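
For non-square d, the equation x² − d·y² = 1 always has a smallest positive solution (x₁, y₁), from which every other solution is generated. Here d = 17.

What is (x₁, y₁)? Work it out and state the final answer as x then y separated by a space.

[4; 8] for √17; ℓ=1 ⇒ convergent index 1
step 0: (4, 1)  from 4·(1,0) + (0,1)
step 1: (33, 8)  from 8·(4,1) + (1,0)
fundamental: x₁=33, y₁=8  (since 1089 − 17·64 = 1)

33 8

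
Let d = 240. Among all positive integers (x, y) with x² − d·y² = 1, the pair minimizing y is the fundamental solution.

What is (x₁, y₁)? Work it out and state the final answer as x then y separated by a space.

31 2

√240 → a₀=15, period (2,30); ℓ=2 even so k=1
k=0  a_k=15  p_k/q_k = 15/1
k=1  a_k=2  p_k/q_k = 31/2
→ (31, 2).  Check: 31²=961, 240·2²=960, difference 1.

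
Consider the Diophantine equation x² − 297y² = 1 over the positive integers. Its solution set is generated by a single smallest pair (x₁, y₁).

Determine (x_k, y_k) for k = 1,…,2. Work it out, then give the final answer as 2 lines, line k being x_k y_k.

√297 → a₀=17, period (4,3,1,1,2,1,1,3,4,34); ℓ=10 even so k=9
k=0  a_k=17  p_k/q_k = 17/1
k=1  a_k=4  p_k/q_k = 69/4
k=2  a_k=3  p_k/q_k = 224/13
k=3  a_k=1  p_k/q_k = 293/17
…
k=8  a_k=3  p_k/q_k = 11357/659
k=9  a_k=4  p_k/q_k = 48599/2820
→ (48599, 2820).  Check: 48599²=2361862801, 297·2820²=2361862800, difference 1.
n=2: (48599,2820)∘(48599,2820) = (48599·48599+297·2820·2820, 48599·2820+2820·48599) = (4723725601,274098360)

48599 2820
4723725601 274098360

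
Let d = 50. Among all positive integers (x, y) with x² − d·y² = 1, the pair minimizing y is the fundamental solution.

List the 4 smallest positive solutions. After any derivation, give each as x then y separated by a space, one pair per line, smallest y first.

99 14
19601 2772
3880899 548842
768398401 108667944

[7; 14] for √50; ℓ=1 ⇒ convergent index 1
k=0  a_k=7  p_k/q_k = 7/1
k=1  a_k=14  p_k/q_k = 99/14
(x₁, y₁) = (99, 14);  99² − 50·14² = 1 ✓
(x_2, y_2) = (99·99 + 50·14·14, 99·14 + 14·99) = (19601, 2772)
(x_3, y_3) = (99·19601 + 50·14·2772, 99·2772 + 14·19601) = (3880899, 548842)
(x_4, y_4) = (99·3880899 + 50·14·548842, 99·548842 + 14·3880899) = (768398401, 108667944)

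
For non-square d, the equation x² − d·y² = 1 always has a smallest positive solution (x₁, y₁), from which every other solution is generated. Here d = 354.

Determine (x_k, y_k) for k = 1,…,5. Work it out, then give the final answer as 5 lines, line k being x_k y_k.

258065 13716
133195088449 7079239080
68745981000924305 3653807666346684
35481863173873866451201 1885839750824434773840
18313254039862772710457447825 973338470589361712155692516

d=354: √d = [18; 1,4,2,2,18,2,2,4,1,36] (ℓ=10, even), read p_9/q_9
i=0: a=18 ⇒ p=18, q=1
i=1: a=1 ⇒ p=19, q=1
i=2: a=4 ⇒ p=94, q=5
…
i=6: a=2 ⇒ p=19210, q=1021
i=7: a=2 ⇒ p=47771, q=2539
i=8: a=4 ⇒ p=210294, q=11177
i=9: a=1 ⇒ p=258065, q=13716
fundamental: x₁=258065, y₁=13716  (since 66597544225 − 354·188128656 = 1)
n=2: (258065,13716)∘(258065,13716) = (258065·258065+354·13716·13716, 258065·13716+13716·258065) = (133195088449,7079239080)
n=3: (133195088449,7079239080)∘(258065,13716) = (258065·133195088449+354·13716·7079239080, 258065·7079239080+13716·133195088449) = (68745981000924305,3653807666346684)
n=4: (68745981000924305,3653807666346684)∘(258065,13716) = (258065·68745981000924305+354·13716·3653807666346684, 258065·3653807666346684+13716·68745981000924305) = (35481863173873866451201,1885839750824434773840)
n=5: (35481863173873866451201,1885839750824434773840)∘(258065,13716) = (258065·35481863173873866451201+354·13716·1885839750824434773840, 258065·1885839750824434773840+13716·35481863173873866451201) = (18313254039862772710457447825,973338470589361712155692516)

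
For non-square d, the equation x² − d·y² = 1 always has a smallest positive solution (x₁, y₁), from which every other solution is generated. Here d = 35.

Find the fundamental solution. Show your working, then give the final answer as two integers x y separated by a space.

6 1

d=35: √d = [5; 1,10] (ℓ=2, even), read p_1/q_1
i=0: a=5 ⇒ p=5, q=1
i=1: a=1 ⇒ p=6, q=1
(x₁, y₁) = (6, 1);  6² − 35·1² = 1 ✓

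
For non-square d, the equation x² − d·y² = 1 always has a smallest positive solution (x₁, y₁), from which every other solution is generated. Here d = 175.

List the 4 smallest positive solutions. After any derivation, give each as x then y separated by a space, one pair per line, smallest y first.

2024 153
8193151 619344
33165873224 2507104359
134255446617601 10148757825888

[13; 4,2,1,2,4,26] for √175; ℓ=6 ⇒ convergent index 5
i=0: a=13 ⇒ p=13, q=1
…
i=2: a=2 ⇒ p=119, q=9
i=3: a=1 ⇒ p=172, q=13
i=4: a=2 ⇒ p=463, q=35
i=5: a=4 ⇒ p=2024, q=153
(x₁, y₁) = (2024, 153);  2024² − 175·153² = 1 ✓
n=2: (2024,153)∘(2024,153) = (2024·2024+175·153·153, 2024·153+153·2024) = (8193151,619344)
n=3: (8193151,619344)∘(2024,153) = (2024·8193151+175·153·619344, 2024·619344+153·8193151) = (33165873224,2507104359)
n=4: (33165873224,2507104359)∘(2024,153) = (2024·33165873224+175·153·2507104359, 2024·2507104359+153·33165873224) = (134255446617601,10148757825888)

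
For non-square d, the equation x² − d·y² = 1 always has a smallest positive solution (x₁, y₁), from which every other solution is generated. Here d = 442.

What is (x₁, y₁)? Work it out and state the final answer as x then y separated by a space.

√442 → a₀=21, period (42); ℓ=1 odd so k=1
a_0=21:  p_0=21·1+0=21,  q_0=21·0+1=1
a_1=42:  p_1=42·21+1=883,  q_1=42·1+0=42
→ (883, 42).  Check: 883²=779689, 442·42²=779688, difference 1.

883 42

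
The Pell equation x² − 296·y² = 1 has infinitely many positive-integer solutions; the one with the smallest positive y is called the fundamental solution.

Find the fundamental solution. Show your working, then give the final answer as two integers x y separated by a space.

√296 → a₀=17, period (4,1,7,1,4,34); ℓ=6 even so k=5
a_0=17:  p_0=17·1+0=17,  q_0=17·0+1=1
…
a_2=1:  p_2=1·69+17=86,  q_2=1·4+1=5
a_3=7:  p_3=7·86+69=671,  q_3=7·5+4=39
a_4=1:  p_4=1·671+86=757,  q_4=1·39+5=44
a_5=4:  p_5=4·757+671=3699,  q_5=4·44+39=215
fundamental: x₁=3699, y₁=215  (since 13682601 − 296·46225 = 1)

3699 215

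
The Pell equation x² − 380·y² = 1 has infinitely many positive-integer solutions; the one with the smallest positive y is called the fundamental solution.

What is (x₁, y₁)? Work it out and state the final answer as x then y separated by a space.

39 2

[19; 2,38] for √380; ℓ=2 ⇒ convergent index 1
a_0=19:  p_0=19·1+0=19,  q_0=19·0+1=1
a_1=2:  p_1=2·19+1=39,  q_1=2·1+0=2
→ (39, 2).  Check: 39²=1521, 380·2²=1520, difference 1.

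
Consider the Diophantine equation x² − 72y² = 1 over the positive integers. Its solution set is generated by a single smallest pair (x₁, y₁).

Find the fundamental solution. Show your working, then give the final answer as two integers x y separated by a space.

17 2

d=72: √d = [8; 2,16] (ℓ=2, even), read p_1/q_1
k=0  a_k=8  p_k/q_k = 8/1
k=1  a_k=2  p_k/q_k = 17/2
(x₁, y₁) = (17, 2);  17² − 72·2² = 1 ✓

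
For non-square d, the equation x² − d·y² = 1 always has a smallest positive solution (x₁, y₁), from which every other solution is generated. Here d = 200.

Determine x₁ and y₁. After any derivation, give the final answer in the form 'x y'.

[14; 7,28] for √200; ℓ=2 ⇒ convergent index 1
a_0=14:  p_0=14·1+0=14,  q_0=14·0+1=1
a_1=7:  p_1=7·14+1=99,  q_1=7·1+0=7
(x₁, y₁) = (99, 7);  99² − 200·7² = 1 ✓

99 7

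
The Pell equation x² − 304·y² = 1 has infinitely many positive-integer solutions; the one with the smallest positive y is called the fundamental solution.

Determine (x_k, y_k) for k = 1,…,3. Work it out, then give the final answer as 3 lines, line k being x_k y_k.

57799 3315
6681448801 383207370
772362118440199 44298005553945

√304 = [17; 2,3,2,1,1,1,1,1,2,3,2,34, …], period ℓ=12 (even) → k=11
step 0: (17, 1)  from 17·(1,0) + (0,1)
step 1: (35, 2)  from 2·(17,1) + (1,0)
step 2: (122, 7)  from 3·(35,2) + (17,1)
step 3: (279, 16)  from 2·(122,7) + (35,2)
step 4: (401, 23)  from 1·(279,16) + (122,7)
step 5: (680, 39)  from 1·(401,23) + (279,16)
step 6: (1081, 62)  from 1·(680,39) + (401,23)
step 7: (1761, 101)  from 1·(1081,62) + (680,39)
step 8: (2842, 163)  from 1·(1761,101) + (1081,62)
step 9: (7445, 427)  from 2·(2842,163) + (1761,101)
step 10: (25177, 1444)  from 3·(7445,427) + (2842,163)
step 11: (57799, 3315)  from 2·(25177,1444) + (7445,427)
(x₁, y₁) = (57799, 3315);  57799² − 304·3315² = 1 ✓
(57799+3315√304)^2 = 6681448801 + 383207370√304
(57799+3315√304)^3 = 772362118440199 + 44298005553945√304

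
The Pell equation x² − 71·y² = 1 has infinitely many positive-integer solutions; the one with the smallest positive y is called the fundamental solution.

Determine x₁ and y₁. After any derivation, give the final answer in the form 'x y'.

√71 → a₀=8, period (2,2,1,7,1,2,2,16); ℓ=8 even so k=7
a_0=8:  p_0=8·1+0=8,  q_0=8·0+1=1
…
a_2=2:  p_2=2·17+8=42,  q_2=2·2+1=5
…
a_4=7:  p_4=7·59+42=455,  q_4=7·7+5=54
…
a_6=2:  p_6=2·514+455=1483,  q_6=2·61+54=176
a_7=2:  p_7=2·1483+514=3480,  q_7=2·176+61=413
(x₁, y₁) = (3480, 413);  3480² − 71·413² = 1 ✓

3480 413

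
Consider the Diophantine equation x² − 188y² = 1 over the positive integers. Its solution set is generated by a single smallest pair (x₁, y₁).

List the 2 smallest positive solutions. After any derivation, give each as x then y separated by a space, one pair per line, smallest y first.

[13; 1,2,2,6,2,2,1,26] for √188; ℓ=8 ⇒ convergent index 7
i=0: a=13 ⇒ p=13, q=1
i=1: a=1 ⇒ p=14, q=1
…
i=3: a=2 ⇒ p=96, q=7
i=4: a=6 ⇒ p=617, q=45
…
i=6: a=2 ⇒ p=3277, q=239
i=7: a=1 ⇒ p=4607, q=336
fundamental: x₁=4607, y₁=336  (since 21224449 − 188·112896 = 1)
n=2: (4607,336)∘(4607,336) = (4607·4607+188·336·336, 4607·336+336·4607) = (42448897,3095904)

4607 336
42448897 3095904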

= Exercise directions =
The word "other" appears in some of the lines above. Copy those lines.

= Task output =
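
For non-square d, the equation x² − d·y² = 1 always has a smallest positive solution (x₁, y₁), from which every other solution is generated. Here d = 17.
For non-square d, the equation x² − d·y² = 1 always has a smallest positive solution (x₁, y₁), from which every other solution is generated. Here d = 354.
For non-square d, the equation x² − d·y² = 1 always has a smallest positive solution (x₁, y₁), from which every other solution is generated. Here d = 35.
For non-square d, the equation x² − d·y² = 1 always has a smallest positive solution (x₁, y₁), from which every other solution is generated. Here d = 175.
For non-square d, the equation x² − d·y² = 1 always has a smallest positive solution (x₁, y₁), from which every other solution is generated. Here d = 442.
For non-square d, the equation x² − d·y² = 1 always has a smallest positive solution (x₁, y₁), from which every other solution is generated. Here d = 200.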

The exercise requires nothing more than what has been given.